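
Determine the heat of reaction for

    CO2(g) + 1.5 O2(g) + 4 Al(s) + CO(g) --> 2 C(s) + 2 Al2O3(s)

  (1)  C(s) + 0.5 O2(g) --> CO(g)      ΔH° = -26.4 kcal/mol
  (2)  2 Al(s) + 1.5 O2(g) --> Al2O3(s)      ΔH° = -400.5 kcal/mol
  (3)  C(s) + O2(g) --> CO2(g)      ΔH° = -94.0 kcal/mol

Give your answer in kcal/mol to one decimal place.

(1) reversed (CO(g) must end up as a reactant): +26.4 kcal/mol
(2) × 2 (×2 to match 2 Al2O3(s) in the target): (2)·(-400.5) = -801.0 kcal/mol
(3) reversed (CO2(g) must end up as a reactant): +94.0 kcal/mol
Summing the manipulated equations, ΔH° = (-1)·(-26.4) + (2)·(-400.5) + (-1)·(-94.0) = -680.6 kcal/mol

ΔH° = -680.6 kcal/mol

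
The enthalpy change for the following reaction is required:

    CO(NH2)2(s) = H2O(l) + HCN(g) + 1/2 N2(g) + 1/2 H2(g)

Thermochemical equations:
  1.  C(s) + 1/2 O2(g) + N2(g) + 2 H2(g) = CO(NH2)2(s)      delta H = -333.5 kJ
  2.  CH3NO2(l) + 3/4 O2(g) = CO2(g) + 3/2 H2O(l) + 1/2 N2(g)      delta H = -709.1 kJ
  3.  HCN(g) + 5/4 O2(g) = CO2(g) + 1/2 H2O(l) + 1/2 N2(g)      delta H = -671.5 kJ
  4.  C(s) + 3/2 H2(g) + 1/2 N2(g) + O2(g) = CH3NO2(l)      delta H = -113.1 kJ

eq. 1 reversed: +333.5 kJ
eq. 2 as written: -709.1 kJ
eq. 3 reversed: +671.5 kJ
eq. 4 as written: -113.1 kJ
Since enthalpy is a state function, delta H = (+333.5) + (-709.1) + (+671.5) + (-113.1) = 182.8 kJ

delta H = 182.8 kJ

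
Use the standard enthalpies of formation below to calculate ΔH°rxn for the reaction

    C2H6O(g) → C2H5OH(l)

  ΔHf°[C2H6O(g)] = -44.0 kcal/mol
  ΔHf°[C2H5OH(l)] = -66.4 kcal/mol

ΔH°rxn = Σ nΔHf°(products) − Σ nΔHf°(reactants).
Products: 1·(-66.4) = -66.4
Reactants: 1·(-44.0) = -44.0
ΔH°rxn = (-66.4) − (-44.0) = -22.4 kcal/mol

ΔH°rxn = -22.4 kcal/mol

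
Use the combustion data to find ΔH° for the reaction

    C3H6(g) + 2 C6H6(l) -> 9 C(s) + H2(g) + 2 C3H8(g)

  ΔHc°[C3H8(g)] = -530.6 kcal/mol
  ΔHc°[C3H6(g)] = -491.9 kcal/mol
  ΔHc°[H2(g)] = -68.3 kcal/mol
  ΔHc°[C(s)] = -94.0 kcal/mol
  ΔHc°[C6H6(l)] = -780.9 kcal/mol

ΔH° = -78.2 kcal/mol

With combustion enthalpies, reactants minus products:
= [1·(-491.9) + 2·(-780.9)] − [9·(-94.0) + 1·(-68.3) + 2·(-530.6)]
= -78.2 kcal/mol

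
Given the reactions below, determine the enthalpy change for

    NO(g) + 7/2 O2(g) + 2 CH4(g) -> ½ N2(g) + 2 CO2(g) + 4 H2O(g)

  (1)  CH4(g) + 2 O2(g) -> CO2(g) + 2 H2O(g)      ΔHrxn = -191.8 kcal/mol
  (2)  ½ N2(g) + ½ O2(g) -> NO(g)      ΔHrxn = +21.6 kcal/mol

ΔHrxn = -405.2 kcal/mol

(1) × 2: (2)·(-191.8) = -383.6 kcal/mol
(2) reversed: -21.6 kcal/mol
ΔHrxn = (2)·(-191.8) + (-1)·(+21.6) = -405.2 kcal/mol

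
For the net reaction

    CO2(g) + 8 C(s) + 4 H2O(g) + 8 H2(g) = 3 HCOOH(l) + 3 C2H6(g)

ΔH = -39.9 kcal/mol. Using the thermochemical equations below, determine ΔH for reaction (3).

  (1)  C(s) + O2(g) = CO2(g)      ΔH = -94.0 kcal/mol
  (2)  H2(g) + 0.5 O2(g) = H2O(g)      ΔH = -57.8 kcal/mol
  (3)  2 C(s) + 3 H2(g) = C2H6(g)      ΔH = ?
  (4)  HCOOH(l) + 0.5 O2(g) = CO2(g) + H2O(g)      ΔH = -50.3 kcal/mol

(1) × 2: (2)·(-94.0) = -188.0 kcal/mol
(2) reversed: +57.8 kcal/mol
(3) × 3 (×3 to match 3 C2H6(g) in the target): contributes 3·x
(4) reversed and × 3 (HCOOH(l) must end up as a product; scale by 3 for the 3 HCOOH(l)): (-3)·(-50.3) = +150.9 kcal/mol
-39.9 = (-188.0) + (+57.8) + (+150.9) + 3·x
x = (-39.9 − (+20.7)) / (3) = -20.2 kcal/mol

ΔH = -20.2 kcal/mol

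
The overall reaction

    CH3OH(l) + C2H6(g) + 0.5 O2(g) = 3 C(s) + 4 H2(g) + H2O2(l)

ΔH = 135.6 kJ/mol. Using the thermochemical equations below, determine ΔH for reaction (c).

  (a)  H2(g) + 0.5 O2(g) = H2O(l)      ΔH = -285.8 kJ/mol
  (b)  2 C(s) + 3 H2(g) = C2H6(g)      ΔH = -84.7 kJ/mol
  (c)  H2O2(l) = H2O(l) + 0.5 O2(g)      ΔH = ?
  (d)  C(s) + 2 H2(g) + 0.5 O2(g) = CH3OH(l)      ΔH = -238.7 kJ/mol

(a) as written: -285.8 kJ/mol
(b) reversed: +84.7 kJ/mol
(c) reversed: contributes −x
(d) reversed: +238.7 kJ/mol
+135.6 = (-285.8) + (+84.7) + (+238.7) − x
x = (+135.6 − (+37.6)) / (-1) = -98.0 kJ/mol

ΔH = -98.0 kJ/mol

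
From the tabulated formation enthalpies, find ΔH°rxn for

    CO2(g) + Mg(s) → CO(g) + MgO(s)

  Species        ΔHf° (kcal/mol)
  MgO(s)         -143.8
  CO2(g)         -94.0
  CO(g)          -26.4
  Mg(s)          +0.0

ΔH°rxn = -76.2 kcal/mol

Products: 1·(-26.4) + 1·(-143.8) = -170.2
Reactants: 1·(-94.0) + 1·(+0.0) = -94.0
ΔH°rxn = (-170.2) − (-94.0) = -76.2 kcal/mol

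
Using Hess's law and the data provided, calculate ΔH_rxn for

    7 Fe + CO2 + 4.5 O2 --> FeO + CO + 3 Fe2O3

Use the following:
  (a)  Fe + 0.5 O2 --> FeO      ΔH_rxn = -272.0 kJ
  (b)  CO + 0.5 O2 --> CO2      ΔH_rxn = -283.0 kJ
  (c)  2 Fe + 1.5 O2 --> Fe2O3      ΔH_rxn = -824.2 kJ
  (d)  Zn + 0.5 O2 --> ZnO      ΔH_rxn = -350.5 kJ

(a) as written (FeO already on the product side): -272.0 kJ
(b) reversed (CO must end up as a product): +283.0 kJ
(c) × 3 (scale by 3 for the 3 Fe2O3): (3)·(-824.2) = -2472.6 kJ
(d): not needed (Zn appears nowhere else).
ΔH_rxn = (1)·(-272.0) + (-1)·(-283.0) + (3)·(-824.2) = -2461.6 kJ

ΔH_rxn = -2461.6 kJ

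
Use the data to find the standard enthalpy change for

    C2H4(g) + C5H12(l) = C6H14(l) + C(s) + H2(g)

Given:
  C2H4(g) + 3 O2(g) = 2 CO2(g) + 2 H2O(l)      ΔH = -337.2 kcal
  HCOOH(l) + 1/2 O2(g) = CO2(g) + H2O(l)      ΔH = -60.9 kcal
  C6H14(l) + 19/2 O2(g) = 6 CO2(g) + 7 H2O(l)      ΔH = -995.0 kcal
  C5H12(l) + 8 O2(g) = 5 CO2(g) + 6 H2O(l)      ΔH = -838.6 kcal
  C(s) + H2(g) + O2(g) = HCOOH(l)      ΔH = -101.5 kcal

equation 1 as written: -337.2 kcal
equation 2 reversed: +60.9 kcal
equation 3 reversed: +995.0 kcal
equation 4 as written: -838.6 kcal
equation 5 reversed: +101.5 kcal
ΔH = (1)·(-337.2) + (-1)·(-60.9) + (-1)·(-995.0) + (1)·(-838.6) + (-1)·(-101.5) = -18.4 kcal

ΔH = -18.4 kcal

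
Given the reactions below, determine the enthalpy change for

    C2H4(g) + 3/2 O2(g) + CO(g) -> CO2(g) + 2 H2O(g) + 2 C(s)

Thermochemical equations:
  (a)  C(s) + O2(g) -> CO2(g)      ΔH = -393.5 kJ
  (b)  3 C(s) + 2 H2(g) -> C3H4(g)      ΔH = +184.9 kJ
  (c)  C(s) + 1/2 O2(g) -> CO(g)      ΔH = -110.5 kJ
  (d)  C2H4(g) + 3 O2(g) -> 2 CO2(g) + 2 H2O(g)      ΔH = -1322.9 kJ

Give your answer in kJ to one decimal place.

ΔH = -818.9 kJ

(a) reversed: +393.5 kJ
(b): not needed.
(c) reversed: +110.5 kJ
(d) as written: -1322.9 kJ
Combining the equations, ΔH = (+393.5) + (+110.5) + (-1322.9) = -818.9 kJ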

------------------------------------------------------------------------

WHAT IS REQUIRED »
Through the final line of the listing, beginning at the line that contains "C(s) + H2(g) + O2(g)", every line is to be set down exactly, with no others.

COMPLETED EXERCISE »
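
  C(s) + H2(g) + O2(g) = HCOOH(l)      ΔH = -101.5 kcal

equation 1 as written: -337.2 kcal
equation 2 reversed: +60.9 kcal
equation 3 reversed: +995.0 kcal
equation 4 as written: -838.6 kcal
equation 5 reversed: +101.5 kcal
ΔH = (1)·(-337.2) + (-1)·(-60.9) + (-1)·(-995.0) + (1)·(-838.6) + (-1)·(-101.5) = -18.4 kcal

ΔH = -18.4 kcal

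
Given the reactions below, determine the enthalpy change for

    C2H4(g) + 3/2 O2(g) + CO(g) -> CO2(g) + 2 H2O(g) + 2 C(s)

Thermochemical equations:
  (a)  C(s) + O2(g) -> CO2(g)      ΔH = -393.5 kJ
  (b)  3 C(s) + 2 H2(g) -> C3H4(g)      ΔH = +184.9 kJ
  (c)  C(s) + 1/2 O2(g) -> CO(g)      ΔH = -110.5 kJ
  (d)  C2H4(g) + 3 O2(g) -> 2 CO2(g) + 2 H2O(g)      ΔH = -1322.9 kJ

Give your answer in kJ to one decimal place.

ΔH = -818.9 kJ

(a) reversed: +393.5 kJ
(b): not needed.
(c) reversed: +110.5 kJ
(d) as written: -1322.9 kJ
Combining the equations, ΔH = (+393.5) + (+110.5) + (-1322.9) = -818.9 kJ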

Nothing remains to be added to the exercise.